YOUR ASSIGNMENT: Each line of the material should be retyped without alteration.

INPUT:
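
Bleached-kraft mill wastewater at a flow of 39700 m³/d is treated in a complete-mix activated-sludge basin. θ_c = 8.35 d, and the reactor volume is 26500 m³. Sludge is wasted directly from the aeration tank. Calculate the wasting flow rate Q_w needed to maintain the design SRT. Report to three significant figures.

Wasting from the aeration tank: Q_w = V / θ_c = 26500 / 8.35 = 3174 m³/d.

Q_w ≈ 3170 m³/d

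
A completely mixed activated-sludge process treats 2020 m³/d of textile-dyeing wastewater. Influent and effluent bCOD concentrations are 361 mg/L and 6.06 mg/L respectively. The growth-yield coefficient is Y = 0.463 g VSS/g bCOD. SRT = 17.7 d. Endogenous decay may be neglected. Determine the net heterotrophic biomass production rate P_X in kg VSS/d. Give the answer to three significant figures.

Since k_d ≈ 0, Y_obs = Y = 0.463 g VSS/g bCOD.
ΔS = 361 − 6.06 = 354.9 mg/L, so the substrate removal rate is 2020 × 354.9/1000 = 717.0 kg bCOD/d.
P_X = Y_obs · Q(S₀ − S) = 0.4630 × 717.0 = 332.0 kg VSS/d.

P_X ≈ 332 kg VSS/d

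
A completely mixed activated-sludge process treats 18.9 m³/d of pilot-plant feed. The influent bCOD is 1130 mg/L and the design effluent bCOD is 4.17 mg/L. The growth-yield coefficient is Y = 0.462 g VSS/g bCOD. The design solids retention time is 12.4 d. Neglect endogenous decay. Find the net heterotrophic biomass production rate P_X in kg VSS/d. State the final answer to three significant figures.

No decay correction is needed, so Y_obs = Y = 0.462.
Q·(S₀ − S) = 18.9 × (1130 − 4.17) × 10⁻³ = 21.28 kg/d removed.
Net biomass production P_X = Y_obs × Q·(S₀ − S) = 0.4620 × 21.28 = 9.831 kg VSS/d.

P_X ≈ 9.83 kg VSS/d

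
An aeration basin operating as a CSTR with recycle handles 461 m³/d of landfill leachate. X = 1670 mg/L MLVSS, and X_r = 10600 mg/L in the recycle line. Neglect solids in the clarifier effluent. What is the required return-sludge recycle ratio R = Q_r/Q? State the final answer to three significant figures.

R ≈ 0.187

R = Q_r/Q = X/(X_r − X) = 1670 / (10600 − 1670) = 0.1870.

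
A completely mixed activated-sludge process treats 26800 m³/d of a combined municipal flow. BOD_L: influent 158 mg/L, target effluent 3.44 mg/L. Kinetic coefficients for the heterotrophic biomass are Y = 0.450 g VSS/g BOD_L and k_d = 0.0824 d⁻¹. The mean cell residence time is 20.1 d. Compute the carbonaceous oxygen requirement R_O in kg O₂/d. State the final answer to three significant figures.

R_O ≈ 3150 kg O₂/d

Correct the yield for decay: Y_obs = Y/(1 + k_d θ_c) = 0.450 / (1 + 0.0824 × 20.1) = 0.450 / 2.656 = 0.1694.
Q·(S₀ − S) = 26800 × (158 − 3.44) × 10⁻³ = 4142 kg/d removed.
Biomass synthesised: P_X = Y_obs × 4142 = 701.7 kg VSS/d.
R_O = Q·(S₀ − S) − 1.42·P_X = 4142 − 1.42 × 701.7 = 3146 kg O₂/d.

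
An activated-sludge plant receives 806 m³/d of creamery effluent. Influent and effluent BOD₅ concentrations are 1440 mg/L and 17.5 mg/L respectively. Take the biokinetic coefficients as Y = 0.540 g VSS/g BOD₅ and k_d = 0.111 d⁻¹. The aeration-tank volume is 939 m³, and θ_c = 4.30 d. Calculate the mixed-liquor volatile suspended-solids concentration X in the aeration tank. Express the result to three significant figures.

X = Y·Q·ΔS·θ_c / [V·(1 + k_d θ_c)] = 0.540 × 806 × (1440 − 17.5) × 4.30 / [939 × (1 + 0.111 × 4.30)] = 1919 mg/L.

X ≈ 1920 mg/L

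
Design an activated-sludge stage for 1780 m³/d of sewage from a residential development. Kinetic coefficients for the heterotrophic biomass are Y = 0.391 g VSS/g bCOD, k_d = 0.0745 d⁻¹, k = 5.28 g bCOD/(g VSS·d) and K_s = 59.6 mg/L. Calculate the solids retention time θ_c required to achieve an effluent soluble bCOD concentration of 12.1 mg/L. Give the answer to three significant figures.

θ_c ≈ 3.65 d

From 1/θ_c = Y·k·S/(K_s + S) − k_d: Y·k·S/(K_s+S) = 0.391 × 5.28 × 12.1 / (59.6 + 12.1) = 0.3484 d⁻¹.
1/θ_c = 0.3484 − 0.0745 = 0.2739 d⁻¹, so θ_c = 3.651 d.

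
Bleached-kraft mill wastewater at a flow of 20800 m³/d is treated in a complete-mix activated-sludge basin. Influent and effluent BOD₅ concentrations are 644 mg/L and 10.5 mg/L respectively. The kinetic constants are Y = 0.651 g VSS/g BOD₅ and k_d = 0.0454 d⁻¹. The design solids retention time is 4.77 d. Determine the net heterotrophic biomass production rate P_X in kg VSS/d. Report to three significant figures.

Y_obs = Y / (1 + k_d θ_c) = 0.651 / (1 + 0.0454 × 4.77) = 0.651 / 1.217 = 0.5351.
Mass of BOD₅ removed per day: Q(S₀ − S) = 20800 × 633.5 g/m³ = 13177 kg/d.
Biomass produced: P_X = Y_obs·Q·ΔS = 0.5351 × 13177 ≈ 7051 kg VSS/d.

P_X ≈ 7050 kg VSS/d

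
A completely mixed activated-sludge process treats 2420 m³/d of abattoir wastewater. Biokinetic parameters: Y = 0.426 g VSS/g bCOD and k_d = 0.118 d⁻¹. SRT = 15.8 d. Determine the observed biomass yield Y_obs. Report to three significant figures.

Correct the yield for decay: Y_obs = Y/(1 + k_d θ_c) = 0.426 / (1 + 0.118 × 15.8) = 0.426 / 2.864 = 0.1487.

Y_obs ≈ 0.149 g VSS/g bCOD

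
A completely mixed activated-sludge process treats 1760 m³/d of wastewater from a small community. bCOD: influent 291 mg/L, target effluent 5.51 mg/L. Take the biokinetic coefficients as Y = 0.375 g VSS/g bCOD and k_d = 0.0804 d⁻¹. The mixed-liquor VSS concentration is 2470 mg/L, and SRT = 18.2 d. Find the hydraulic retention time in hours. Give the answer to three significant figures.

τ ≈ 7.69 h

Rearranging the biomass balance for a CMAS with decay, V = Y·Q·ΔS·θ_c / [X·(1+k_d θ_c)] = 0.375 × 1760 × (291 − 5.51) × 18.2 / [2470 × (1 + 0.0804 × 18.2)] = 3.43×10^6 / 6084 = 563.6 m³.
τ = V/Q = 563.6/1760 = 0.3202 d, or 7.686 h.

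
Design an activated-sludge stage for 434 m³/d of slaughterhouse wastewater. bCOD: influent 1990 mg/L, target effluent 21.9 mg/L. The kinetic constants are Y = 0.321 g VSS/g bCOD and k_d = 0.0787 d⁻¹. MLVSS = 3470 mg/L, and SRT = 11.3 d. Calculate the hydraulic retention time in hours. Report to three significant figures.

τ ≈ 26.1 h

From the SRT design equation V = Y Q (S₀−S) θ_c / [X (1 + k_d θ_c)] = 0.321 × 434 × (1990 − 21.9) × 11.3 / [3470 × (1 + 0.0787 × 11.3)] = 3.1×10^6 / 6556 = 472.6 m³.
τ = V/Q = 472.6/434 = 1.089 d, or 26.13 h.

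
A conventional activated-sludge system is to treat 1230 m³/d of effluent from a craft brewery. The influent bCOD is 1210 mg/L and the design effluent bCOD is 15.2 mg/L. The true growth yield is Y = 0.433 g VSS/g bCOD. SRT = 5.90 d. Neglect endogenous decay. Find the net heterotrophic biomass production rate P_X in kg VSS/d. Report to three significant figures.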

OUTPUT FOR THIS EXERCISE:
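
Bleached-kraft mill wastewater at a flow of 39700 m³/d is treated in a complete-mix activated-sludge basin. θ_c = 8.35 d, and the reactor volume is 26500 m³. Sludge is wasted directly from the aeration tank. Calculate the wasting flow rate Q_w needed to maintain the design SRT. Report to three significant figures.

Wasting from the aeration tank: Q_w = V / θ_c = 26500 / 8.35 = 3174 m³/d.

Q_w ≈ 3170 m³/d

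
A completely mixed activated-sludge process treats 2020 m³/d of textile-dyeing wastewater. Influent and effluent bCOD concentrations are 361 mg/L and 6.06 mg/L respectively. The growth-yield coefficient is Y = 0.463 g VSS/g bCOD. SRT = 17.7 d. Endogenous decay may be neglected. Determine the net heterotrophic biomass production rate P_X in kg VSS/d. Give the answer to three significant figures.

Since k_d ≈ 0, Y_obs = Y = 0.463 g VSS/g bCOD.
ΔS = 361 − 6.06 = 354.9 mg/L, so the substrate removal rate is 2020 × 354.9/1000 = 717.0 kg bCOD/d.
P_X = Y_obs · Q(S₀ − S) = 0.4630 × 717.0 = 332.0 kg VSS/d.

P_X ≈ 332 kg VSS/d

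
A completely mixed activated-sludge process treats 18.9 m³/d of pilot-plant feed. The influent bCOD is 1130 mg/L and the design effluent bCOD is 4.17 mg/L. The growth-yield coefficient is Y = 0.462 g VSS/g bCOD. The design solids retention time is 12.4 d. Neglect endogenous decay. Find the net heterotrophic biomass production rate P_X in kg VSS/d. State the final answer to three significant figures.

No decay correction is needed, so Y_obs = Y = 0.462.
Q·(S₀ − S) = 18.9 × (1130 − 4.17) × 10⁻³ = 21.28 kg/d removed.
Net biomass production P_X = Y_obs × Q·(S₀ − S) = 0.4620 × 21.28 = 9.831 kg VSS/d.

P_X ≈ 9.83 kg VSS/d

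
An aeration basin operating as a CSTR with recycle handles 461 m³/d of landfill leachate. X = 1670 mg/L MLVSS, and X_r = 10600 mg/L in the recycle line. Neglect solids in the clarifier effluent. What is the required return-sludge recycle ratio R = Q_r/Q? State the final answer to three significant figures.

R ≈ 0.187

R = Q_r/Q = X/(X_r − X) = 1670 / (10600 − 1670) = 0.1870.

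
A completely mixed activated-sludge process treats 26800 m³/d of a combined municipal flow. BOD_L: influent 158 mg/L, target effluent 3.44 mg/L. Kinetic coefficients for the heterotrophic biomass are Y = 0.450 g VSS/g BOD_L and k_d = 0.0824 d⁻¹. The mean cell residence time is 20.1 d. Compute the carbonaceous oxygen requirement R_O in kg O₂/d. State the final answer to three significant figures.

R_O ≈ 3150 kg O₂/d

Correct the yield for decay: Y_obs = Y/(1 + k_d θ_c) = 0.450 / (1 + 0.0824 × 20.1) = 0.450 / 2.656 = 0.1694.
Q·(S₀ − S) = 26800 × (158 − 3.44) × 10⁻³ = 4142 kg/d removed.
Biomass synthesised: P_X = Y_obs × 4142 = 701.7 kg VSS/d.
R_O = Q·(S₀ − S) − 1.42·P_X = 4142 − 1.42 × 701.7 = 3146 kg O₂/d.

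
An activated-sludge plant receives 806 m³/d of creamery effluent. Influent and effluent BOD₅ concentrations are 1440 mg/L and 17.5 mg/L respectively. Take the biokinetic coefficients as Y = 0.540 g VSS/g BOD₅ and k_d = 0.111 d⁻¹. The aeration-tank volume is 939 m³, and θ_c = 4.30 d. Calculate the mixed-liquor volatile suspended-solids concentration X in the aeration tank. Express the result to three significant figures.

X = Y·Q·ΔS·θ_c / [V·(1 + k_d θ_c)] = 0.540 × 806 × (1440 − 17.5) × 4.30 / [939 × (1 + 0.111 × 4.30)] = 1919 mg/L.

X ≈ 1920 mg/L

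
Design an activated-sludge stage for 1780 m³/d of sewage from a residential development. Kinetic coefficients for the heterotrophic biomass are Y = 0.391 g VSS/g bCOD, k_d = 0.0745 d⁻¹, k = 5.28 g bCOD/(g VSS·d) and K_s = 59.6 mg/L. Calculate the solids retention time θ_c required to achieve an effluent soluble bCOD concentration of 12.1 mg/L. Give the answer to three significant figures.

θ_c ≈ 3.65 d

From 1/θ_c = Y·k·S/(K_s + S) − k_d: Y·k·S/(K_s+S) = 0.391 × 5.28 × 12.1 / (59.6 + 12.1) = 0.3484 d⁻¹.
1/θ_c = 0.3484 − 0.0745 = 0.2739 d⁻¹, so θ_c = 3.651 d.

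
Bleached-kraft mill wastewater at a flow of 20800 m³/d is treated in a complete-mix activated-sludge basin. Influent and effluent BOD₅ concentrations are 644 mg/L and 10.5 mg/L respectively. The kinetic constants are Y = 0.651 g VSS/g BOD₅ and k_d = 0.0454 d⁻¹. The design solids retention time is 4.77 d. Determine the net heterotrophic biomass production rate P_X in kg VSS/d. Report to three significant figures.

Y_obs = Y / (1 + k_d θ_c) = 0.651 / (1 + 0.0454 × 4.77) = 0.651 / 1.217 = 0.5351.
Mass of BOD₅ removed per day: Q(S₀ − S) = 20800 × 633.5 g/m³ = 13177 kg/d.
Biomass produced: P_X = Y_obs·Q·ΔS = 0.5351 × 13177 ≈ 7051 kg VSS/d.

P_X ≈ 7050 kg VSS/d

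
A completely mixed activated-sludge process treats 2420 m³/d of abattoir wastewater. Biokinetic parameters: Y = 0.426 g VSS/g bCOD and k_d = 0.118 d⁻¹. SRT = 15.8 d. Determine the observed biomass yield Y_obs. Report to three significant figures.

Correct the yield for decay: Y_obs = Y/(1 + k_d θ_c) = 0.426 / (1 + 0.118 × 15.8) = 0.426 / 2.864 = 0.1487.

Y_obs ≈ 0.149 g VSS/g bCOD

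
A completely mixed activated-sludge process treats 1760 m³/d of wastewater from a small community. bCOD: influent 291 mg/L, target effluent 5.51 mg/L. Take the biokinetic coefficients as Y = 0.375 g VSS/g bCOD and k_d = 0.0804 d⁻¹. The mixed-liquor VSS concentration is 2470 mg/L, and SRT = 18.2 d. Find the hydraulic retention time in hours. Give the answer to three significant figures.

τ ≈ 7.69 h

Rearranging the biomass balance for a CMAS with decay, V = Y·Q·ΔS·θ_c / [X·(1+k_d θ_c)] = 0.375 × 1760 × (291 − 5.51) × 18.2 / [2470 × (1 + 0.0804 × 18.2)] = 3.43×10^6 / 6084 = 563.6 m³.
τ = V/Q = 563.6/1760 = 0.3202 d, or 7.686 h.

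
Design an activated-sludge stage for 434 m³/d of slaughterhouse wastewater. bCOD: influent 1990 mg/L, target effluent 21.9 mg/L. The kinetic constants are Y = 0.321 g VSS/g bCOD and k_d = 0.0787 d⁻¹. MLVSS = 3470 mg/L, and SRT = 11.3 d. Calculate the hydraulic retention time in hours. Report to three significant figures.

τ ≈ 26.1 h

From the SRT design equation V = Y Q (S₀−S) θ_c / [X (1 + k_d θ_c)] = 0.321 × 434 × (1990 − 21.9) × 11.3 / [3470 × (1 + 0.0787 × 11.3)] = 3.1×10^6 / 6556 = 472.6 m³.
τ = V/Q = 472.6/434 = 1.089 d, or 26.13 h.

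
A conventional activated-sludge system is to treat 1230 m³/d of effluent from a craft brewery. The influent bCOD is 1210 mg/L and the design effluent bCOD is 15.2 mg/L. The true growth yield is Y = 0.433 g VSS/g bCOD. SRT = 5.90 d. Neglect endogenous decay. Find the net heterotrophic biomass production rate P_X in kg VSS/d. Report to three significant figures.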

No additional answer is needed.